=== Section Start ===

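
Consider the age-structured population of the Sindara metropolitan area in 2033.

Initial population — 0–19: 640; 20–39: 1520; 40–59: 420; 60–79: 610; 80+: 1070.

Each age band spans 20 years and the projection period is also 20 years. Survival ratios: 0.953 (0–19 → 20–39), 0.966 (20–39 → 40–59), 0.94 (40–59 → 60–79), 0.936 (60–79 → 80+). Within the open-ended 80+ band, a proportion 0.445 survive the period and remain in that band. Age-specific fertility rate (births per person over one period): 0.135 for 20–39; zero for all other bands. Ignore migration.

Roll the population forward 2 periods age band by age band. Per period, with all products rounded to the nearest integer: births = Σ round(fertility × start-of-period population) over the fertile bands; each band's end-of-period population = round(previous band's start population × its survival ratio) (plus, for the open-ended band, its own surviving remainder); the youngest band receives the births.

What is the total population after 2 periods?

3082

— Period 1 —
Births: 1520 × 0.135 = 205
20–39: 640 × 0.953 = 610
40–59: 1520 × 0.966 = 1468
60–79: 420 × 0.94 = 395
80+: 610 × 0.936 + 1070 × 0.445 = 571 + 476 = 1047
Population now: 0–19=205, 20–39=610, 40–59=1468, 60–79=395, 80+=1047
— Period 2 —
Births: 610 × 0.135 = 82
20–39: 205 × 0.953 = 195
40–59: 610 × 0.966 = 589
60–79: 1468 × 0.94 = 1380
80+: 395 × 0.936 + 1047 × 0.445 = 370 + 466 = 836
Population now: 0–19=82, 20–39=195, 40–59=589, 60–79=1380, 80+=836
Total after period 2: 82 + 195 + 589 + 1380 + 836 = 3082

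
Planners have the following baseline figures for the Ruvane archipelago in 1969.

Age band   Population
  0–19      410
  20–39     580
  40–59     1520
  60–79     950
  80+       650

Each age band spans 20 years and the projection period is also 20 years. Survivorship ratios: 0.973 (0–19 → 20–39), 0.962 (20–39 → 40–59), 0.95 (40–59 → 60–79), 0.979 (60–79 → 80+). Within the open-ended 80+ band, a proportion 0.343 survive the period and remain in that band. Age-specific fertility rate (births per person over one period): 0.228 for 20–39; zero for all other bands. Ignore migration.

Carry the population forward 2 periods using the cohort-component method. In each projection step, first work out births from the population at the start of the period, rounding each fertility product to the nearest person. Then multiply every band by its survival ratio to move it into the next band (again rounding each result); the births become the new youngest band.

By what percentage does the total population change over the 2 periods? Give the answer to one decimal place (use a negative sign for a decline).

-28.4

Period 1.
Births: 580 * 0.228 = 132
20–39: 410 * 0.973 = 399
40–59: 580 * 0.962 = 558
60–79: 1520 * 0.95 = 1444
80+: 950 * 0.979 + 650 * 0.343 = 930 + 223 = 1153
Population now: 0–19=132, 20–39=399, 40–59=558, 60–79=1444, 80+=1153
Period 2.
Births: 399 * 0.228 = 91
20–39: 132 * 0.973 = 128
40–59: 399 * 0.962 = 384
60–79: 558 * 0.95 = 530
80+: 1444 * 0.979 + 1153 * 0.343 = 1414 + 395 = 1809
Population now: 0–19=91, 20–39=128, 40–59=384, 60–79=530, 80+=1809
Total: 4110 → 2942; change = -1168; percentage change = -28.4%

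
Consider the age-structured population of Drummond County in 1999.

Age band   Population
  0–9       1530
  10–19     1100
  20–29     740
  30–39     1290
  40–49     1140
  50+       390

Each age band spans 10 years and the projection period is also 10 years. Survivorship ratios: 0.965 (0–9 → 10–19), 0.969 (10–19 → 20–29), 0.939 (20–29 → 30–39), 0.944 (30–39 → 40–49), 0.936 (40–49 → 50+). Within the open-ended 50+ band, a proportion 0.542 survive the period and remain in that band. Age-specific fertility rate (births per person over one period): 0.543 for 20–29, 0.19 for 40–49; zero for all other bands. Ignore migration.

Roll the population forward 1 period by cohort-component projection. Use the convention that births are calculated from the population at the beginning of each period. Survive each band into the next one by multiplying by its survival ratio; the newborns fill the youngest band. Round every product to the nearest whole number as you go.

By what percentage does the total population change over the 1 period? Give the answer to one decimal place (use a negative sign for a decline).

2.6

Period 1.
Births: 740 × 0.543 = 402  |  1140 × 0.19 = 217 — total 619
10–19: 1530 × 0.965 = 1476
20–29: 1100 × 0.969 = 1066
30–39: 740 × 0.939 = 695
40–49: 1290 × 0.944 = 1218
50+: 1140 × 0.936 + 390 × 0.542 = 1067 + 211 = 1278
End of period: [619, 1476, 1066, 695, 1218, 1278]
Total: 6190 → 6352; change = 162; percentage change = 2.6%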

=== Section End ===

WORK ITEM —
Your answer should be every entry above, repeated exactly.

EXPECTED ANSWER —
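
Consider the age-structured population of the Sindara metropolitan area in 2033.

Initial population — 0–19: 640; 20–39: 1520; 40–59: 420; 60–79: 610; 80+: 1070.

Each age band spans 20 years and the projection period is also 20 years. Survival ratios: 0.953 (0–19 → 20–39), 0.966 (20–39 → 40–59), 0.94 (40–59 → 60–79), 0.936 (60–79 → 80+). Within the open-ended 80+ band, a proportion 0.445 survive the period and remain in that band. Age-specific fertility rate (births per person over one period): 0.135 for 20–39; zero for all other bands. Ignore migration.

Roll the population forward 2 periods age band by age band. Per period, with all products rounded to the nearest integer: births = Σ round(fertility × start-of-period population) over the fertile bands; each band's end-of-period population = round(previous band's start population × its survival ratio) (plus, for the open-ended band, its own surviving remainder); the youngest band receives the births.

What is the total population after 2 periods?

3082

— Period 1 —
Births: 1520 × 0.135 = 205
20–39: 640 × 0.953 = 610
40–59: 1520 × 0.966 = 1468
60–79: 420 × 0.94 = 395
80+: 610 × 0.936 + 1070 × 0.445 = 571 + 476 = 1047
Population now: 0–19=205, 20–39=610, 40–59=1468, 60–79=395, 80+=1047
— Period 2 —
Births: 610 × 0.135 = 82
20–39: 205 × 0.953 = 195
40–59: 610 × 0.966 = 589
60–79: 1468 × 0.94 = 1380
80+: 395 × 0.936 + 1047 × 0.445 = 370 + 466 = 836
Population now: 0–19=82, 20–39=195, 40–59=589, 60–79=1380, 80+=836
Total after period 2: 82 + 195 + 589 + 1380 + 836 = 3082

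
Planners have the following baseline figures for the Ruvane archipelago in 1969.

Age band   Population
  0–19      410
  20–39     580
  40–59     1520
  60–79     950
  80+       650

Each age band spans 20 years and the projection period is also 20 years. Survivorship ratios: 0.973 (0–19 → 20–39), 0.962 (20–39 → 40–59), 0.95 (40–59 → 60–79), 0.979 (60–79 → 80+). Within the open-ended 80+ band, a proportion 0.343 survive the period and remain in that band. Age-specific fertility rate (births per person over one period): 0.228 for 20–39; zero for all other bands. Ignore migration.

Carry the population forward 2 periods using the cohort-component method. In each projection step, first work out births from the population at the start of the period, rounding each fertility product to the nearest person. Then multiply every band by its survival ratio to move it into the next band (again rounding each result); the births become the new youngest band.

By what percentage does the total population change over the 2 periods? Give the answer to one decimal place (use a negative sign for a decline).

-28.4

Period 1.
Births: 580 * 0.228 = 132
20–39: 410 * 0.973 = 399
40–59: 580 * 0.962 = 558
60–79: 1520 * 0.95 = 1444
80+: 950 * 0.979 + 650 * 0.343 = 930 + 223 = 1153
Population now: 0–19=132, 20–39=399, 40–59=558, 60–79=1444, 80+=1153
Period 2.
Births: 399 * 0.228 = 91
20–39: 132 * 0.973 = 128
40–59: 399 * 0.962 = 384
60–79: 558 * 0.95 = 530
80+: 1444 * 0.979 + 1153 * 0.343 = 1414 + 395 = 1809
Population now: 0–19=91, 20–39=128, 40–59=384, 60–79=530, 80+=1809
Total: 4110 → 2942; change = -1168; percentage change = -28.4%

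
Consider the age-structured population of Drummond County in 1999.

Age band   Population
  0–9       1530
  10–19     1100
  20–29     740
  30–39     1290
  40–49     1140
  50+       390

Each age band spans 10 years and the projection period is also 10 years. Survivorship ratios: 0.965 (0–9 → 10–19), 0.969 (10–19 → 20–29), 0.939 (20–29 → 30–39), 0.944 (30–39 → 40–49), 0.936 (40–49 → 50+). Within the open-ended 50+ band, a proportion 0.542 survive the period and remain in that band. Age-specific fertility rate (births per person over one period): 0.543 for 20–29, 0.19 for 40–49; zero for all other bands. Ignore migration.

Roll the population forward 1 period by cohort-component projection. Use the convention that births are calculated from the population at the beginning of each period. Survive each band into the next one by multiplying by its survival ratio; the newborns fill the youngest band. Round every product to the nearest whole number as you go.

By what percentage does the total population change over the 1 period? Give the answer to one decimal place (use a negative sign for a decline).

2.6

Period 1.
Births: 740 × 0.543 = 402  |  1140 × 0.19 = 217 — total 619
10–19: 1530 × 0.965 = 1476
20–29: 1100 × 0.969 = 1066
30–39: 740 × 0.939 = 695
40–49: 1290 × 0.944 = 1218
50+: 1140 × 0.936 + 390 × 0.542 = 1067 + 211 = 1278
End of period: [619, 1476, 1066, 695, 1218, 1278]
Total: 6190 → 6352; change = 162; percentage change = 2.6%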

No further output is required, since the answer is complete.